* YOUR INSTRUCTIONS:
Would you return exactly the lines running from the one with "At t = 0 a system" to the bottom of the listing below, and no others?

* MATERIALS PROVIDED:
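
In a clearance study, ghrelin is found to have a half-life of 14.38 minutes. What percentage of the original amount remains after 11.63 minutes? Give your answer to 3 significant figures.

n = 11.63/14.38 ≈ 0.80876 half-lives.
Fraction remaining = (1/2)^0.80876 ≈ 0.57087, i.e. 57.087%.

57.1%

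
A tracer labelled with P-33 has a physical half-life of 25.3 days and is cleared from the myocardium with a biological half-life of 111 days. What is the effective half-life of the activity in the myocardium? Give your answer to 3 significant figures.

1/t_eff = 1/t_phys + 1/t_biol = 1/25.3 + 1/111 = 0.048535 per day.
t_eff = 25.3 × 111 / (25.3 + 111) ≈ 20.604 days.

20.6 days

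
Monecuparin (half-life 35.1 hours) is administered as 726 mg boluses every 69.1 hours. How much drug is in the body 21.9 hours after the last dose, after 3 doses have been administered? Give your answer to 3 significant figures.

622 mg

The 3 doses were given 160.1, 91, 21.9 hours ago.
Total = 726·(1/2)^(160.1/35.1) + 726·(1/2)^(91/35.1) + 726·(1/2)^(21.9/35.1)
      = 30.751 + 120.36 + 471.1 ≈ 622.21 mg.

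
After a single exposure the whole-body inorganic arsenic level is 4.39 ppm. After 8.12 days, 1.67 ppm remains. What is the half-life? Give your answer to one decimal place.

5.8 days

A/A₀ = 1.67/4.39 ≈ 0.38041.
n = log₂(2.6287) ≈ 1.3944 half-lives elapsed in 8.12 days.
t½ = 8.12/1.3944 ≈ 5.8234 days.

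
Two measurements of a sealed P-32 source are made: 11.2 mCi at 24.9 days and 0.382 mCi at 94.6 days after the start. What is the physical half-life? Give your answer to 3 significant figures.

Over Δt = 94.6 − 24.9 = 69.7 days, the level fell by a factor of 11.2/0.382 ≈ 29.319.
n = log₂(29.319) ≈ 4.8738 half-lives, so t½ = 69.7/4.8738 ≈ 14.301 days.

14.3 days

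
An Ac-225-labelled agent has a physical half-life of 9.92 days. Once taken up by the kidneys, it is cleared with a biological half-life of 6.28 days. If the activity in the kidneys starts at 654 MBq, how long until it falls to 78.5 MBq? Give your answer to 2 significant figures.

1/t_eff = 1/t_phys + 1/t_biol = 1/9.92 + 1/6.28 = 0.26004 per day.
t_eff = 9.92 × 6.28 / (9.92 + 6.28) ≈ 3.8455 days.
n = log₂(654/78.5) ≈ 3.0585; t = 3.0585 × 3.8455 ≈ 11.762 days.

12 days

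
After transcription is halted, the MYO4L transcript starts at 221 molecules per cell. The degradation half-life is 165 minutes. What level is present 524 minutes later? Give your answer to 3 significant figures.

24.5 molecules per cell

Number of half-lives: n = 524/165 ≈ 3.1758.
Remaining = 221 × (1/2)^3.1758 = 221 × 0.11066 ≈ 24.456 molecules per cell.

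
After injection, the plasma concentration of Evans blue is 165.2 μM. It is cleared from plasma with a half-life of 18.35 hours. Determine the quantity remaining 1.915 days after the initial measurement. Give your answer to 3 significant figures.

Convert the elapsed time: 1.915 days = 45.96 hours.
Number of half-lives: n = 45.96/18.35 ≈ 2.5046.
Remaining = 165.2 × (1/2)^2.5046 = 165.2 × 0.17621 ≈ 29.11 μM.

29.1 μM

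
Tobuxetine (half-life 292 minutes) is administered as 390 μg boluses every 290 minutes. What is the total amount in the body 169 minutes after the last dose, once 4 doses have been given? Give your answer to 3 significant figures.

491 μg

The 4 doses were given 1039, 749, 459, 169 minutes ago.
Total = 390·(1/2)^(1039/292) + 390·(1/2)^(749/292) + 390·(1/2)^(459/292) + 390·(1/2)^(169/292)
      = 33.108 + 65.903 + 131.18 + 261.12 ≈ 491.31 μg.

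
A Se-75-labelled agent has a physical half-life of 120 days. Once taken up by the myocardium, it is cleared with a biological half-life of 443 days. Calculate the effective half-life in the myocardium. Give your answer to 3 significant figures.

1/t_eff = 1/t_phys + 1/t_biol = 1/120 + 1/443 = 0.010591 per day.
t_eff = 120 × 443 / (120 + 443) ≈ 94.423 days.

94.4 days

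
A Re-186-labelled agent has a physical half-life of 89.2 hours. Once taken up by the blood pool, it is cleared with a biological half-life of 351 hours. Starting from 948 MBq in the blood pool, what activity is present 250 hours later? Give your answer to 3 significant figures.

82.9 MBq

1/t_eff = 1/t_phys + 1/t_biol = 1/89.2 + 1/351 = 0.01406 per hour.
t_eff = 89.2 × 351 / (89.2 + 351) ≈ 71.125 hours.
Remaining = 948 × (1/2)^(250/71.125) = 948 × (1/2)^3.5149 ≈ 82.929 MBq.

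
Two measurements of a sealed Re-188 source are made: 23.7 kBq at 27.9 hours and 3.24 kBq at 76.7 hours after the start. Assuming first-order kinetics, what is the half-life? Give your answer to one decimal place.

17.0 hours

Over Δt = 76.7 − 27.9 = 48.8 hours, the level fell by a factor of 23.7/3.24 ≈ 7.3148.
n = log₂(7.3148) ≈ 2.8708 half-lives, so t½ = 48.8/2.8708 ≈ 16.999 hours.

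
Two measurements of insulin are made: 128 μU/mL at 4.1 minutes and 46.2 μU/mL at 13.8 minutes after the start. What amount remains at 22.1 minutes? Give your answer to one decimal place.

Over Δt = 13.8 − 4.1 = 9.7 minutes, the level fell by a factor of 128/46.2 ≈ 2.7706.
n = log₂(2.7706) ≈ 1.4702 half-lives, so t½ = 9.7/1.4702 ≈ 6.5978 minutes.
From t = 13.8 to t = 22.1: 46.2 × (1/2)^((22.1−13.8)/6.5978) ≈ 19.317 μU/mL.

19.3 μU/mL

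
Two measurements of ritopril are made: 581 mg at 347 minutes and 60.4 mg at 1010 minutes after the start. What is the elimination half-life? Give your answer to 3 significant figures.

203 minutes

Over Δt = 1010 − 347 = 663 minutes, the level fell by a factor of 581/60.4 ≈ 9.6192.
n = log₂(9.6192) ≈ 3.2659 half-lives, so t½ = 663/3.2659 ≈ 203.01 minutes.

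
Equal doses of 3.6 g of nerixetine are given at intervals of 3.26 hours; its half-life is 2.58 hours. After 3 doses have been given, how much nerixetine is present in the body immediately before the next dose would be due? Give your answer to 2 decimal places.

The 3 doses were given 9.78, 6.52, 3.26 hours ago.
Total = 3.6·(1/2)^(9.78/2.58) + 3.6·(1/2)^(6.52/2.58) + 3.6·(1/2)^(3.26/2.58)
      = 0.26013 + 0.62454 + 1.4994 ≈ 2.3841 g.

2.38 g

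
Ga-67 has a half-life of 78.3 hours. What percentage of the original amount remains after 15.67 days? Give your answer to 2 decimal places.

15.67 days = 376.08 hours.
n = 376.08/78.3 ≈ 4.8031 half-lives.
Fraction remaining = (1/2)^4.8031 ≈ 0.035821, i.e. 3.5821%.

3.58%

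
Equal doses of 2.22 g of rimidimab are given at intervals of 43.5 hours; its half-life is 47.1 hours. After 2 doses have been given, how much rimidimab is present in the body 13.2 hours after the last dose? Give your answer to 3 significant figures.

2.79 g

The 2 doses were given 56.7, 13.2 hours ago.
Total = 2.22·(1/2)^(56.7/47.1) + 2.22·(1/2)^(13.2/47.1)
      = 0.96375 + 1.828 ≈ 2.7918 g.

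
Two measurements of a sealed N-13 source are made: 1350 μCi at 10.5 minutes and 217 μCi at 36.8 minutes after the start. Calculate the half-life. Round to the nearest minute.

10 minutes

Over Δt = 36.8 − 10.5 = 26.3 minutes, the level fell by a factor of 1350/217 ≈ 6.2212.
n = log₂(6.2212) ≈ 2.6372 half-lives, so t½ = 26.3/2.6372 ≈ 9.9727 minutes.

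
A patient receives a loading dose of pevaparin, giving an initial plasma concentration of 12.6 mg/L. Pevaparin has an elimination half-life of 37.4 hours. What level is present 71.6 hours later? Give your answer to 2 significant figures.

3.3 mg/L

Number of half-lives: n = 71.6/37.4 ≈ 1.9144.
Remaining = 12.6 × (1/2)^1.9144 = 12.6 × 0.26528 ≈ 3.3425 mg/L.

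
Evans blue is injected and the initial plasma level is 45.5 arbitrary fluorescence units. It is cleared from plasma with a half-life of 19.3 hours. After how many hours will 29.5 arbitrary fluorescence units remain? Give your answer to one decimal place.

Fraction remaining = 29.5/45.5 ≈ 0.64835.
n = log₂(45.5/29.5) = ln(1.5424)/ln 2 ≈ 0.62515 half-lives.
t = n × t½ = 0.62515 × 19.3 ≈ 12.065 hours.

12.1 hours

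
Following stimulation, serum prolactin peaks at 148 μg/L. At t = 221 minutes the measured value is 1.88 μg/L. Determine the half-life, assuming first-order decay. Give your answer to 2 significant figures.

35 minutes

A/A₀ = 1.88/148 ≈ 0.012703.
n = log₂(78.723) ≈ 6.2987 half-lives elapsed in 221 minutes.
t½ = 221/6.2987 ≈ 35.086 minutes.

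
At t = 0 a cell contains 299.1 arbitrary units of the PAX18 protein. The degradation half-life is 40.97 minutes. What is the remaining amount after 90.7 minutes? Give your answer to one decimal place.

64.5 arbitrary units

Number of half-lives: n = 90.7/40.97 ≈ 2.2138.
Remaining = 299.1 × (1/2)^2.2138 = 299.1 × 0.21556 ≈ 64.475 arbitrary units.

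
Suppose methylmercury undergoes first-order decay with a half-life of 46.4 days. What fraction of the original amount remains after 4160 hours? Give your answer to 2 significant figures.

4160 hours = 173.333 days.
n = 173.333/46.4 ≈ 3.7356 half-lives.
Fraction remaining = (1/2)^3.7356 ≈ 0.075069.

0.075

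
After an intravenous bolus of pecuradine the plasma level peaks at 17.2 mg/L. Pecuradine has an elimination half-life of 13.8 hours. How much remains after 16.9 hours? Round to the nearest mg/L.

7 mg/L

Number of half-lives: n = 16.9/13.8 ≈ 1.2246.
Remaining = 17.2 × (1/2)^1.2246 = 17.2 × 0.4279 ≈ 7.36 mg/L.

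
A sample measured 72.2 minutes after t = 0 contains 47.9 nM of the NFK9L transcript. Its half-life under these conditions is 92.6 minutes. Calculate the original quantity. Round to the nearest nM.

82 nM

Number of half-lives elapsed: n = 72.2/92.6 ≈ 0.7797.
A₀ = A × 2^n = 47.9 × 2^0.7797 = 47.9 × 1.7168 ≈ 82.233 nM.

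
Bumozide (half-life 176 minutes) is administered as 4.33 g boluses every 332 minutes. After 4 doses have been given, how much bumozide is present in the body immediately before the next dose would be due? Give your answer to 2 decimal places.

The 4 doses were given 1328, 996, 664, 332 minutes ago.
Total = 4.33·(1/2)^(1328/176) + 4.33·(1/2)^(996/176) + 4.33·(1/2)^(664/176) + 4.33·(1/2)^(332/176)
      = 0.023178 + 0.08569 + 0.3168 + 1.1712 ≈ 1.5969 g.

1.60 g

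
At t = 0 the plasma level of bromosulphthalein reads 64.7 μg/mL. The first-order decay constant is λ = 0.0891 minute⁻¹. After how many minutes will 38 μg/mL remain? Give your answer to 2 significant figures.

t½ = ln 2 / λ = 0.69315 / 0.0891 ≈ 7.7794 minutes.
Fraction remaining = 38/64.7 ≈ 0.58733.
n = log₂(64.7/38) = ln(1.7026)/ln 2 ≈ 0.76777 half-lives.
t = n × t½ = 0.76777 × 7.7794 ≈ 5.9728 minutes.

6.0 minutes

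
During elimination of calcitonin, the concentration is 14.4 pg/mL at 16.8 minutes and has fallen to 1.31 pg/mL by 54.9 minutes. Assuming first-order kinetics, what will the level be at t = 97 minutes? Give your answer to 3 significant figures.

0.0927 pg/mL

Over Δt = 54.9 − 16.8 = 38.1 minutes, the level fell by a factor of 14.4/1.31 ≈ 10.992.
n = log₂(10.992) ≈ 3.4584 half-lives, so t½ = 38.1/3.4584 ≈ 11.017 minutes.
From t = 54.9 to t = 97: 1.31 × (1/2)^((97−54.9)/11.017) ≈ 0.092657 pg/mL.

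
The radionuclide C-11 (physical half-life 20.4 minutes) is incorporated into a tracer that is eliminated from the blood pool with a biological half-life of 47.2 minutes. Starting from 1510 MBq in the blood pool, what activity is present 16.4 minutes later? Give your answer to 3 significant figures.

680 MBq

1/t_eff = 1/t_phys + 1/t_biol = 1/20.4 + 1/47.2 = 0.070206 per minute.
t_eff = 20.4 × 47.2 / (20.4 + 47.2) ≈ 14.244 minutes.
Remaining = 1510 × (1/2)^(16.4/14.244) = 1510 × (1/2)^1.1514 ≈ 679.79 MBq.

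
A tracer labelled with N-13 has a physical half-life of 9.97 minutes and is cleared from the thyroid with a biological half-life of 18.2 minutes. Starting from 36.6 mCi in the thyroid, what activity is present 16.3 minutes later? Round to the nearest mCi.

6 mCi

1/t_eff = 1/t_phys + 1/t_biol = 1/9.97 + 1/18.2 = 0.15525 per minute.
t_eff = 9.97 × 18.2 / (9.97 + 18.2) ≈ 6.4414 minutes.
Remaining = 36.6 × (1/2)^(16.3/6.4414) = 36.6 × (1/2)^2.5305 ≈ 6.3346 mCi.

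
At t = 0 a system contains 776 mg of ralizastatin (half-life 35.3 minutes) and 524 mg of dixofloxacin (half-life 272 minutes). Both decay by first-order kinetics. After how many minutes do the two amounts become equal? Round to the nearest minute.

Set 776·(1/2)^(t/35.3) = 524·(1/2)^(t/272).
Taking log₂: log₂(776/524) = t·(1/35.3 − 1/272).
log₂(1.4809) = 0.56649; 1/35.3 − 1/272 = 0.024652.
t = 0.56649 / 0.024652 ≈ 22.979 minutes.

23 minutes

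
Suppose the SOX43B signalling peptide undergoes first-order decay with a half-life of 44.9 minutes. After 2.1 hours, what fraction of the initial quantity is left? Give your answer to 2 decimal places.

2.1 hours = 126 minutes.
n = 126/44.9 ≈ 2.8062 half-lives.
Fraction remaining = (1/2)^2.8062 ≈ 0.14297.

0.14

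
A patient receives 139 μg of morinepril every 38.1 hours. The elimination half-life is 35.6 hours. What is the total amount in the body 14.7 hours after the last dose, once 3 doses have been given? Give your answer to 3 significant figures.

178 μg

The 3 doses were given 90.9, 52.8, 14.7 hours ago.
Total = 139·(1/2)^(90.9/35.6) + 139·(1/2)^(52.8/35.6) + 139·(1/2)^(14.7/35.6)
      = 23.68 + 49.721 + 104.4 ≈ 177.8 μg.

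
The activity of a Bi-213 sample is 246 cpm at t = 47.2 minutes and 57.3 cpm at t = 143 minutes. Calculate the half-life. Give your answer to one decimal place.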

* RESULT OF THE EXERCISE:
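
At t = 0 a system contains 776 mg of ralizastatin (half-life 35.3 minutes) and 524 mg of dixofloxacin (half-life 272 minutes). Both decay by first-order kinetics. After how many minutes do the two amounts become equal? Round to the nearest minute.

Set 776·(1/2)^(t/35.3) = 524·(1/2)^(t/272).
Taking log₂: log₂(776/524) = t·(1/35.3 − 1/272).
log₂(1.4809) = 0.56649; 1/35.3 − 1/272 = 0.024652.
t = 0.56649 / 0.024652 ≈ 22.979 minutes.

23 minutes

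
Suppose the SOX43B signalling peptide undergoes first-order decay with a half-life of 44.9 minutes. After 2.1 hours, what fraction of the initial quantity is left? Give your answer to 2 decimal places.

2.1 hours = 126 minutes.
n = 126/44.9 ≈ 2.8062 half-lives.
Fraction remaining = (1/2)^2.8062 ≈ 0.14297.

0.14

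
A patient receives 139 μg of morinepril every 38.1 hours. The elimination half-life is 35.6 hours. What is the total amount in the body 14.7 hours after the last dose, once 3 doses have been given? Give your answer to 3 significant figures.

178 μg

The 3 doses were given 90.9, 52.8, 14.7 hours ago.
Total = 139·(1/2)^(90.9/35.6) + 139·(1/2)^(52.8/35.6) + 139·(1/2)^(14.7/35.6)
      = 23.68 + 49.721 + 104.4 ≈ 177.8 μg.

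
The activity of a Bi-213 sample is 246 cpm at t = 47.2 minutes and 57.3 cpm at t = 143 minutes. Calculate the half-life. Give your answer to one decimal place.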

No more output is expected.